Wherever a line of the listing holds the string "Answer", copy that line.

[[ Dataset, beginning ]]

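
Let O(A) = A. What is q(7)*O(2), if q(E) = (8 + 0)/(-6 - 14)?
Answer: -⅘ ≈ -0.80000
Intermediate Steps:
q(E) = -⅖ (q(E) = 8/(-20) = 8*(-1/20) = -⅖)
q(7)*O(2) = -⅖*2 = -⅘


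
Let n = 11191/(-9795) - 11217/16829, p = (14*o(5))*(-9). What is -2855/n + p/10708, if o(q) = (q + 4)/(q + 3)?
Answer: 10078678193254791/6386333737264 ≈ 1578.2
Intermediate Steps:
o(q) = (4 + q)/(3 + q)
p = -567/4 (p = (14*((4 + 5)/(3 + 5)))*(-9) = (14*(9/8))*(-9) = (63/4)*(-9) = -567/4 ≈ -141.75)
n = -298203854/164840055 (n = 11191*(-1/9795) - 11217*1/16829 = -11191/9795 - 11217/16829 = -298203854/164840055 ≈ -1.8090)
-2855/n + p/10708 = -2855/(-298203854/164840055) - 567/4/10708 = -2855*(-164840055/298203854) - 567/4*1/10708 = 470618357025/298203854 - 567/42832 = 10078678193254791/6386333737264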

[[ Dataset, end ]]
[[ Dataset, beginning ]]

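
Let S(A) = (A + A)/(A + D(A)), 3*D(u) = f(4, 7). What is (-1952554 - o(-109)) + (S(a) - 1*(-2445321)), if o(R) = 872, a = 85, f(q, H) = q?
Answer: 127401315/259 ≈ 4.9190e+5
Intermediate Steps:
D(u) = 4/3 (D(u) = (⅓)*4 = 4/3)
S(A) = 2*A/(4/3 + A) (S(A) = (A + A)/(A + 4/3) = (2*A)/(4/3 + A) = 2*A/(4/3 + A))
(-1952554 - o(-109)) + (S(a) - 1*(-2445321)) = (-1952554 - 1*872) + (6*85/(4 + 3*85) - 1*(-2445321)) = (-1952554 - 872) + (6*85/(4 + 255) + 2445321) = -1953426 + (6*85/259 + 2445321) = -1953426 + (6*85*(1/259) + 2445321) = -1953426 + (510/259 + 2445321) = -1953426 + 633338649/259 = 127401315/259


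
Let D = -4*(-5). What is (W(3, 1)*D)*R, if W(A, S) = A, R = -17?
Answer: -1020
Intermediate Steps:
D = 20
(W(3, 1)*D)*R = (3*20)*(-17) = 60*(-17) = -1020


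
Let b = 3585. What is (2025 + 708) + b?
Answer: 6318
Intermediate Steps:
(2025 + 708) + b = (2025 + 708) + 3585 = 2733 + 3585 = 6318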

[[ Dataset, end ]]

Result of this task |
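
Answer: -⅘ ≈ -0.80000
Answer: 10078678193254791/6386333737264 ≈ 1578.2
Answer: 127401315/259 ≈ 4.9190e+5
Answer: -1020
Answer: 6318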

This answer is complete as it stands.